[Dataset records]

Segment Open

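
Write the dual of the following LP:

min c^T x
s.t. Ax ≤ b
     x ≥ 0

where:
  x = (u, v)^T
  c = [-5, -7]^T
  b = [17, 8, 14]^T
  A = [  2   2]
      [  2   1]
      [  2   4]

Primal min cᵀx s.t. Ax ≤ b, x ≥ 0  →  Dual max −bᵀy s.t. Aᵀy ≥ −c, y ≥ 0.

Maximize: z = -17y1 - 8y2 - 14y3

Subject to:
  2y1 + 2y2 + 2y3 ≥ 5
  2y1 + y2 + 4y3 ≥ 7
  y1, y2, y3 ≥ 0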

Segment Closed

*AIM OF THE TASK*
Print every record above exactly as it appears.

*ANSWER BELOW*
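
Write the dual of the following LP:

min c^T x
s.t. Ax ≤ b
     x ≥ 0

where:
  x = (u, v)^T
  c = [-5, -7]^T
  b = [17, 8, 14]^T
  A = [  2   2]
      [  2   1]
      [  2   4]

Primal min cᵀx s.t. Ax ≤ b, x ≥ 0  →  Dual max −bᵀy s.t. Aᵀy ≥ −c, y ≥ 0.

Maximize: z = -17y1 - 8y2 - 14y3

Subject to:
  2y1 + 2y2 + 2y3 ≥ 5
  2y1 + y2 + 4y3 ≥ 7
  y1, y2, y3 ≥ 0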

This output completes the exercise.